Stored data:

Content starts

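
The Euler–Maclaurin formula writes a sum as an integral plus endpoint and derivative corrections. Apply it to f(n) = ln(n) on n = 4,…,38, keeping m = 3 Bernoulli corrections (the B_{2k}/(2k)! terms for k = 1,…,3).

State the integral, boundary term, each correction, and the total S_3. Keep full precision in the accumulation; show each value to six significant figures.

S_3 ≈ 101.176

∫_4^38 ln(x) dx evaluates to 98.6831.
Endpoint term: (f(4) + f(38))/2 = (1.38629 + 3.63759)/2 = 2.51194.
Integral + boundary = 101.195.
Correction k=1: B_{2}/2! · (f^{(1)}(38) − f^{(1)}(4)) = 1/12 · (0.0263158 − 0.250000) = -0.0186404.
Partial sum through k=1: 101.176.
Correction k=2: B_{4}/4! · (f^{(3)}(38) − f^{(3)}(4)) = −1/720 · (3.64485e-05 − 0.0312500) = 4.33522e-05.
Partial sum through k=2: 101.176.
Correction k=3: B_{6}/6! · (f^{(5)}(38) − f^{(5)}(4)) = 1/30240 · (3.02896e-07 − 0.0234375) = -7.75040e-07.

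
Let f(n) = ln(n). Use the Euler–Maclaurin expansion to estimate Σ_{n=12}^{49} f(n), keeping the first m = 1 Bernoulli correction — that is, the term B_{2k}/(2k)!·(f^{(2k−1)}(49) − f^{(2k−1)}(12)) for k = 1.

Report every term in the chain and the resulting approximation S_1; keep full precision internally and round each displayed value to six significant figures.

Integral: ∫_12^49 ln(x) dx = 123.880.
½[f(12) + f(49)] = ½[2.48491 + 3.89182] = 3.18836.
Integral + boundary = 127.069.
Correction k=1: B_{2}/2! · (f^{(1)}(49) − f^{(1)}(12)) = 1/12 · (0.0204082 − 0.0833333) = -0.00524376.

S_1 ≈ 127.063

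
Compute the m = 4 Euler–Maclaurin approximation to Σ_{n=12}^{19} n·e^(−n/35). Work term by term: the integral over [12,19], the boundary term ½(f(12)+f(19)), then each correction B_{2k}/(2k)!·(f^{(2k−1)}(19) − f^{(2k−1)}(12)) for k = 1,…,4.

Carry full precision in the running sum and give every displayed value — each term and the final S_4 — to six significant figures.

∫_12^19 x·e^(−x/35) dx evaluates to 69.2698.
Endpoint term: (f(12) + f(19))/2 = (8.51688 + 11.0406)/2 = 9.77875.
So far: 79.0485.
Order-1 term: 1/12 · (0.265639 − 0.466400) = -0.0167301.
After k=1: 79.0318.
Order-2 term: −1/720 · (0.00116556 − 0.00153949) = 5.19353e-07.
After k=2: 79.0318.
Order-3 term: 1/30240 · (1.72594e-06 − 2.20265e-06) = -1.57645e-11.
After k=3: 79.0318.
Order-4 term: −1/1209600 · (2.04114e-09 − 2.57027e-09) = 4.37444e-16.

S_4 ≈ 79.0318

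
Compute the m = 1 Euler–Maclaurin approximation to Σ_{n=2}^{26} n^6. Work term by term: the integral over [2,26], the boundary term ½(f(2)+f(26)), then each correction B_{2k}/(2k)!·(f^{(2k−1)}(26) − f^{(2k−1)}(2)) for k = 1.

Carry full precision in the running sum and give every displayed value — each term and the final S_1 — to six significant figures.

S_1 ≈ 1.30780e+09

∫_2^26 x^6 dx evaluates to 1.14740e+09.
Endpoint term: (f(2) + f(26))/2 = (64.0000 + 3.08916e+08)/2 = 1.54458e+08.
Running total after boundary: 1.30186e+09.
Order-1 term: 1/12 · (7.12883e+07 − 192.000) = 5.94067e+06.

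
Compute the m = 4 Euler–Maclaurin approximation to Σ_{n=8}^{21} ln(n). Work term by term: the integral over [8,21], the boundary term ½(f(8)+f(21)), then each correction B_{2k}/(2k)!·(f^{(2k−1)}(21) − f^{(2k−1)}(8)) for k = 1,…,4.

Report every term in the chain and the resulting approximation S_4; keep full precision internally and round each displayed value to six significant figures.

S_4 ≈ 36.8550

Integral: ∫_8^21 ln(x) dx = 34.2994.
½[f(8) + f(21)] = ½[2.07944 + 3.04452] = 2.56198.
Running total after boundary: 36.8614.
k=1: B_{2}/(2)! × [f^{(1)}(21) − f^{(1)}(8)] = 1/12 × (0.0476190 − 0.125000) = -0.00644841.
After k=1: 36.8550.
k=2: B_{4}/(4)! × [f^{(3)}(21) − f^{(3)}(8)] = −1/720 × (0.000215959 − 0.00390625) = 5.12540e-06.
After k=2: 36.8550.
k=3: B_{6}/(6)! × [f^{(5)}(21) − f^{(5)}(8)] = 1/30240 × (5.87645e-06 − 0.000732422) = -2.40260e-08.
After k=3: 36.8550.
k=4: B_{8}/(8)! × [f^{(7)}(21) − f^{(7)}(8)] = −1/1209600 × (3.99758e-07 − 0.000343323) = 2.83501e-10.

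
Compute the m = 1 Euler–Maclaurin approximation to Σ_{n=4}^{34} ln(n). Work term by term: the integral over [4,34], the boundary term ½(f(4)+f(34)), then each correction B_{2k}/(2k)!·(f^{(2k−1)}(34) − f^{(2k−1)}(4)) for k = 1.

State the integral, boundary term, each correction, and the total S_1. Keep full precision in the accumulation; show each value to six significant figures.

The integral term ∫_4^34 ln(x) dx = 84.3511.
Boundary: ½(f(4) + f(34)) = ½(1.38629 + 3.52636) = 2.45633.
Running total after boundary: 86.8074.
Correction k=1: B_{2}/2! · (f^{(1)}(34) − f^{(1)}(4)) = 1/12 · (0.0294118 − 0.250000) = -0.0183824.

S_1 ≈ 86.7890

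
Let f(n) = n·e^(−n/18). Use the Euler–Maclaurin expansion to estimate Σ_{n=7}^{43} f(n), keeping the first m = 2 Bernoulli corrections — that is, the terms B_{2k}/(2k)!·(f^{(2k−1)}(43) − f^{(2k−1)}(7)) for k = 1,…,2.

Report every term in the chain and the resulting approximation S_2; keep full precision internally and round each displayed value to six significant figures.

S_2 ≈ 208.593

∫_7^43 x·e^(−x/18) dx evaluates to 204.293.
Endpoint term: (f(7) + f(43))/2 = (4.74467 + 3.94446)/2 = 4.34456.
Running total after boundary: 208.638.
Correction k=1: B_{2}/2! · (f^{(1)}(43) − f^{(1)}(7)) = 1/12 · (-0.127405 − 0.414217) = -0.0451352.
Running total after k=1: 208.592.
Correction k=2: B_{4}/4! · (f^{(3)}(43) − f^{(3)}(7)) = −1/720 · (0.000173019 − 0.00546246) = 7.34644e-06.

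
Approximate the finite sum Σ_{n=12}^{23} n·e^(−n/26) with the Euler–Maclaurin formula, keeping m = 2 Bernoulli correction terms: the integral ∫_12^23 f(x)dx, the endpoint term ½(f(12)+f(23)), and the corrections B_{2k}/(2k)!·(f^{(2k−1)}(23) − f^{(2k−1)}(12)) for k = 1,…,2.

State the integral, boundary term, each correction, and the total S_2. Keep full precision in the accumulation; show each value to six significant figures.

S_2 ≈ 105.255

∫_12^23 x·e^(−x/26) dx evaluates to 96.7493.
Endpoint term: (f(12) + f(23))/2 = (7.56376 + 9.49608)/2 = 8.52992.
Running total after boundary: 105.279.
Correction k=1: B_{2}/2! · (f^{(1)}(23) − f^{(1)}(12)) = 1/12 · (0.0476392 − 0.339399) = -0.0243134.
After k=1: 105.255.
Correction k=2: B_{4}/4! · (f^{(3)}(23) − f^{(3)}(12)) = −1/720 · (0.00129199 − 0.00236690) = 1.49293e-06.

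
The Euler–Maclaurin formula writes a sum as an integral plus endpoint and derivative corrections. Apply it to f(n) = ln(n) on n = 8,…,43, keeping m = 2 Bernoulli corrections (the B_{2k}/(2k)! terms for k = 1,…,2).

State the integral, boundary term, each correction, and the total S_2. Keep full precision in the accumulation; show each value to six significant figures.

S_2 ≈ 113.008

Integral: ∫_8^43 ln(x) dx = 110.096.
Endpoint term: (f(8) + f(43))/2 = (2.07944 + 3.76120)/2 = 2.92032.
Integral + boundary = 113.016.
Correction k=1: B_{2}/2! · (f^{(1)}(43) − f^{(1)}(8)) = 1/12 · (0.0232558 − 0.125000) = -0.00847868.
Partial sum through k=1: 113.008.
Correction k=2: B_{4}/4! · (f^{(3)}(43) − f^{(3)}(8)) = −1/720 · (2.51550e-05 − 0.00390625) = 5.39041e-06.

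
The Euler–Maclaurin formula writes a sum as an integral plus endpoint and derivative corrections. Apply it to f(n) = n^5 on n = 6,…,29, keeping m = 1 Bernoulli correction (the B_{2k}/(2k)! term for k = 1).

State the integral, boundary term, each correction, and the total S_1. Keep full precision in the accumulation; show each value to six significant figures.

∫_6^29 x^5 dx evaluates to 9.91294e+07.
½[f(6) + f(29)] = ½[7776.00 + 2.05111e+07] = 1.02595e+07.
Running total after boundary: 1.09389e+08.
Order-1 term: 1/12 · (3.53640e+06 − 6480.00) = 294160.

S_1 ≈ 1.09683e+08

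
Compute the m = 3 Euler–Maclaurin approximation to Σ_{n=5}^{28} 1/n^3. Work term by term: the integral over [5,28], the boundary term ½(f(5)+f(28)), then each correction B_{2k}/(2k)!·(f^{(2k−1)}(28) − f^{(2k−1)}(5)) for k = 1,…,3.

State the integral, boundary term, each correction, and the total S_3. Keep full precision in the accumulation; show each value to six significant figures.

S_3 ≈ 0.0237795

The integral term ∫_5^28 1/x^3 dx = 0.0193622.
½[f(5) + f(28)] = ½[0.00800000 + 4.55539e-05] = 0.00402278.
Running total after boundary: 0.0233850.
Order-1 term: 1/12 · (-4.88078e-06 − (-0.00480000)) = 0.000399593.
Running total after k=1: 0.0237846.
Order-2 term: −1/720 · (-1.24510e-07 − (-0.00384000)) = -5.33316e-06.
Running total after k=2: 0.0237793.
Order-3 term: 1/30240 · (-6.67016e-09 − (-0.00645120)) = 2.13333e-07.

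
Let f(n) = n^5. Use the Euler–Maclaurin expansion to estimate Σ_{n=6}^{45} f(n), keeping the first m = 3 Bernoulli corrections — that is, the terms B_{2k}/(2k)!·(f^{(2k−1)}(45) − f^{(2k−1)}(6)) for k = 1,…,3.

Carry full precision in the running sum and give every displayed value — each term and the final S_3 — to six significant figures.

S_3 ≈ 1.47793e+09

∫_6^45 x^5 dx evaluates to 1.38395e+09.
Endpoint term: (f(6) + f(45))/2 = (7776.00 + 1.84528e+08)/2 = 9.22680e+07.
Running total after boundary: 1.47622e+09.
Order-1 term: 1/12 · (2.05031e+07 − 6480.00) = 1.70805e+06.
Running total after k=1: 1.47793e+09.
Order-2 term: −1/720 · (121500 − 2160.00) = -165.750.
Running total after k=2: 1.47793e+09.
Order-3 term: 1/30240 · (120.000 − 120.000) = 0.00000.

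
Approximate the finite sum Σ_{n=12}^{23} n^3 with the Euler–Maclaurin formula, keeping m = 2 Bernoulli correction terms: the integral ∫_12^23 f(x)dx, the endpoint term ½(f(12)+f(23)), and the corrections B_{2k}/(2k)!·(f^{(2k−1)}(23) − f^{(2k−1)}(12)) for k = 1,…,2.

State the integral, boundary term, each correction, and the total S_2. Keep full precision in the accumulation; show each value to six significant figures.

S_2 ≈ 71820.0

∫_12^23 x^3 dx evaluates to 64776.2.
Endpoint term: (f(12) + f(23))/2 = (1728.00 + 12167.0)/2 = 6947.50.
Running total after boundary: 71723.8.
k=1: B_{2}/(2)! × [f^{(1)}(23) − f^{(1)}(12)] = 1/12 × (1587.00 − 432.000) = 96.2500.
Partial sum through k=1: 71820.0.
k=2: B_{4}/(4)! × [f^{(3)}(23) − f^{(3)}(12)] = −1/720 × (6.00000 − 6.00000) = 0.00000.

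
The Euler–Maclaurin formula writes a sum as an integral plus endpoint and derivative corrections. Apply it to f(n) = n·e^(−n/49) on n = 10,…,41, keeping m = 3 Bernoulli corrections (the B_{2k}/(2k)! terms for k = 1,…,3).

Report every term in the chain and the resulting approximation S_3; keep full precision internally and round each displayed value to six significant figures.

∫_10^41 x·e^(−x/49) dx evaluates to 447.239.
½[f(10) + f(41)] = ½[8.15396 + 17.7580] = 12.9560.
So far: 460.195.
Correction k=1: B_{2}/2! · (f^{(1)}(41) − f^{(1)}(10)) = 1/12 · (0.0707139 − 0.648988) = -0.0481896.
Partial sum through k=1: 460.147.
Correction k=2: B_{4}/4! · (f^{(3)}(41) − f^{(3)}(10)) = −1/720 · (0.000390237 − 0.000949513) = 7.76772e-07.
Partial sum through k=2: 460.147.
Correction k=3: B_{6}/6! · (f^{(5)}(41) − f^{(5)}(10)) = 1/30240 · (3.12796e-07 − 6.78353e-07) = -1.20886e-11.

S_3 ≈ 460.147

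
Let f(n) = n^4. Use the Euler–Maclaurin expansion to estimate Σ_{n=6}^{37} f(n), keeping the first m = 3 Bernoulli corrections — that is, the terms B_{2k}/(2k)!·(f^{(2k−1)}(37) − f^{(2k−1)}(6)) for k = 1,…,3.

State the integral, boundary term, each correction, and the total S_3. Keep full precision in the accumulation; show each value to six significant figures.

The integral term ∫_6^37 x^4 dx = 1.38672e+07.
½[f(6) + f(37)] = ½[1296.00 + 1.87416e+06] = 937728.
So far: 1.48050e+07.
k=1: B_{2}/(2)! × [f^{(1)}(37) − f^{(1)}(6)] = 1/12 × (202612 − 864.000) = 16812.3.
Partial sum through k=1: 1.48218e+07.
k=2: B_{4}/(4)! × [f^{(3)}(37) − f^{(3)}(6)] = −1/720 × (888.000 − 144.000) = -1.03333.
Partial sum through k=2: 1.48218e+07.
k=3: B_{6}/(6)! × [f^{(5)}(37) − f^{(5)}(6)] = 1/30240 × (0.00000 − 0.00000) = 0.00000.

S_3 ≈ 1.48218e+07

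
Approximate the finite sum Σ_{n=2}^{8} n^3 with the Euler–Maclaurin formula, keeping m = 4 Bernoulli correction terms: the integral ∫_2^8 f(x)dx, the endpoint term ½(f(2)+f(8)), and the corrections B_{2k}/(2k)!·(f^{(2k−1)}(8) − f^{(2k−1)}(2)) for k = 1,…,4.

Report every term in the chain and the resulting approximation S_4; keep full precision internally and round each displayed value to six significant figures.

S_4 ≈ 1295.00

∫_2^8 x^3 dx evaluates to 1020.00.
Endpoint term: (f(2) + f(8))/2 = (8.00000 + 512.000)/2 = 260.000.
Integral + boundary = 1280.00.
Order-1 term: 1/12 · (192.000 − 12.0000) = 15.0000.
Partial sum through k=1: 1295.00.
Order-2 term: −1/720 · (6.00000 − 6.00000) = 0.00000.
Partial sum through k=2: 1295.00.
Order-3 term: 1/30240 · (0.00000 − 0.00000) = 0.00000.
Partial sum through k=3: 1295.00.
Order-4 term: −1/1209600 · (0.00000 − 0.00000) = 0.00000.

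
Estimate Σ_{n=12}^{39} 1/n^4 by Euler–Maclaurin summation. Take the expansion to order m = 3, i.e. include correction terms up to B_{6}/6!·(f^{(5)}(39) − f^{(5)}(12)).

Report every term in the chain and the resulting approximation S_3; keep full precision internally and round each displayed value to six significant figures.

∫_12^39 1/x^4 dx evaluates to 0.000187282.
Boundary: ½(f(12) + f(39)) = ½(4.82253e-05 + 4.32257e-07) = 2.43288e-05.
Running total after boundary: 0.000211611.
Order-1 term: 1/12 · (-4.43340e-08 − (-1.60751e-05)) = 1.33590e-06.
Running total after k=1: 0.000212947.
Order-2 term: −1/720 · (-8.74438e-10 − (-3.34898e-06)) = -4.65015e-09.
Running total after k=2: 0.000212942.
Order-3 term: 1/30240 · (-3.21950e-11 − (-1.30238e-06)) = 4.30671e-11.

S_3 ≈ 0.000212942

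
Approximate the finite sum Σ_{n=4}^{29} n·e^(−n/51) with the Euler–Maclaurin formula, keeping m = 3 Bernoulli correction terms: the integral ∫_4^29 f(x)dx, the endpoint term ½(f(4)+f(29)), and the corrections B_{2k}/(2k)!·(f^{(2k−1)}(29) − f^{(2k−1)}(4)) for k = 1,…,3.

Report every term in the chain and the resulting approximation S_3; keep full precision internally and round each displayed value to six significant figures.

The integral term ∫_4^29 x·e^(−x/51) dx = 282.893.
Boundary: ½(f(4) + f(29)) = ½(3.69826 + 16.4228) = 10.0605.
Integral + boundary = 292.954.
k=1: B_{2}/(2)! × [f^{(1)}(29) − f^{(1)}(4)] = 1/12 × (0.244287 − 0.852051) = -0.0506469.
After k=1: 292.903.
k=2: B_{4}/(4)! × [f^{(3)}(29) − f^{(3)}(4)] = −1/720 × (0.000529370 − 0.00103852) = 7.07148e-07.
After k=2: 292.903.
k=3: B_{6}/(6)! × [f^{(5)}(29) − f^{(5)}(4)] = 1/30240 × (3.70942e-07 − 6.72606e-07) = -9.97566e-12.

S_3 ≈ 292.903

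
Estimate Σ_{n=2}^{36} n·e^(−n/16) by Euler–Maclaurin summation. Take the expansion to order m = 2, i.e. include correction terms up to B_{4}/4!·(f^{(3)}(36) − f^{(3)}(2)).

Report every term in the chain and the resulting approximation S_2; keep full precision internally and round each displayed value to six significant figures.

S_2 ≈ 169.171

The integral term ∫_2^36 x·e^(−x/16) dx = 166.467.
Boundary: ½(f(2) + f(36)) = ½(1.76499 + 3.79437) = 2.77968.
Running total after boundary: 169.247.
Order-1 term: 1/12 · (-0.131749 − 0.772185) = -0.0753278.
Partial sum through k=1: 169.171.
Order-2 term: −1/720 · (0.000308787 − 0.00991085) = 1.33362e-05.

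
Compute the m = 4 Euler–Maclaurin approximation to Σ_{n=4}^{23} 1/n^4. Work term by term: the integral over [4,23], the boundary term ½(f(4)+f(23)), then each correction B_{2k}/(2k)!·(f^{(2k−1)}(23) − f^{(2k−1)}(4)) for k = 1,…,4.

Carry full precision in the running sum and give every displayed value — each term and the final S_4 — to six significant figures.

S_4 ≈ 0.00745187

The integral term ∫_4^23 1/x^4 dx = 0.00518094.
½[f(4) + f(23)] = ½[0.00390625 + 3.57346e-06] = 0.00195491.
Running total after boundary: 0.00713585.
Correction k=1: B_{2}/2! · (f^{(1)}(23) − f^{(1)}(4)) = 1/12 · (-6.21471e-07 − (-0.00390625)) = 0.000325469.
Partial sum through k=1: 0.00746132.
Correction k=2: B_{4}/4! · (f^{(3)}(23) − f^{(3)}(4)) = −1/720 · (-3.52441e-08 − (-0.00732422)) = -1.01725e-05.
Partial sum through k=2: 0.00745115.
Correction k=3: B_{6}/6! · (f^{(5)}(23) − f^{(5)}(4)) = 1/30240 · (-3.73094e-09 − (-0.0256348)) = 8.47710e-07.
Partial sum through k=3: 0.00745199.
Correction k=4: B_{8}/8! · (f^{(7)}(23) − f^{(7)}(4)) = −1/1209600 · (-6.34754e-10 − (-0.144196)) = -1.19209e-07.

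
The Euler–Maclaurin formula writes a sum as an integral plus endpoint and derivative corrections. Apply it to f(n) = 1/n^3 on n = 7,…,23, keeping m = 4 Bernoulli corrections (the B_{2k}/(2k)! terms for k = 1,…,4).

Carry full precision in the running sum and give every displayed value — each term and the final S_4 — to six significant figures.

∫_7^23 1/x^3 dx evaluates to 0.00925890.
Endpoint term: (f(7) + f(23))/2 = (0.00291545 + 8.21895e-05)/2 = 0.00149882.
Integral + boundary = 0.0107577.
k=1: B_{2}/(2)! × [f^{(1)}(23) − f^{(1)}(7)] = 1/12 × (-1.07204e-05 − (-0.00124948)) = 0.000103230.
After k=1: 0.0108610.
k=2: B_{4}/(4)! × [f^{(3)}(23) − f^{(3)}(7)] = −1/720 × (-4.05307e-07 − (-0.000509992)) = -7.07759e-07.
After k=2: 0.0108602.
k=3: B_{6}/(6)! × [f^{(5)}(23) − f^{(5)}(7)] = 1/30240 × (-3.21794e-08 − (-0.000437136)) = 1.44545e-08.
After k=3: 0.0108603.
k=4: B_{8}/(8)! × [f^{(7)}(23) − f^{(7)}(7)] = −1/1209600 × (-4.37980e-09 − (-0.000642322)) = -5.31016e-10.

S_4 ≈ 0.0108603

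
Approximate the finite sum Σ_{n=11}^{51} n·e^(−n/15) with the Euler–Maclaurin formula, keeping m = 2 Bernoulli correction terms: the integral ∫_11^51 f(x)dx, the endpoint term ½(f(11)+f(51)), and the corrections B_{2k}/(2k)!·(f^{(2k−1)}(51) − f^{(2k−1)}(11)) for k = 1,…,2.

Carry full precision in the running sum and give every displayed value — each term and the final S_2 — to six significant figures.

The integral term ∫_11^51 x·e^(−x/15) dx = 154.280.
½[f(11) + f(51)] = ½[5.28336 + 1.70204] = 3.49270.
So far: 157.772.
Order-1 term: 1/12 · (-0.0800958 − 0.128081) = -0.0173481.
Partial sum through k=1: 157.755.
Order-2 term: −1/720 · (-5.93303e-05 − 0.00483863) = 6.80272e-06.

S_2 ≈ 157.755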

Content ends

> **Task to complete**:
Copy out every line from the data above in which the word "Take" occurs.

> **Reply**:
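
Estimate Σ_{n=12}^{39} 1/n^4 by Euler–Maclaurin summation. Take the expansion to order m = 3, i.e. include correction terms up to B_{6}/6!·(f^{(5)}(39) − f^{(5)}(12)).
Estimate Σ_{n=2}^{36} n·e^(−n/16) by Euler–Maclaurin summation. Take the expansion to order m = 2, i.e. include correction terms up to B_{4}/4!·(f^{(3)}(36) − f^{(3)}(2)).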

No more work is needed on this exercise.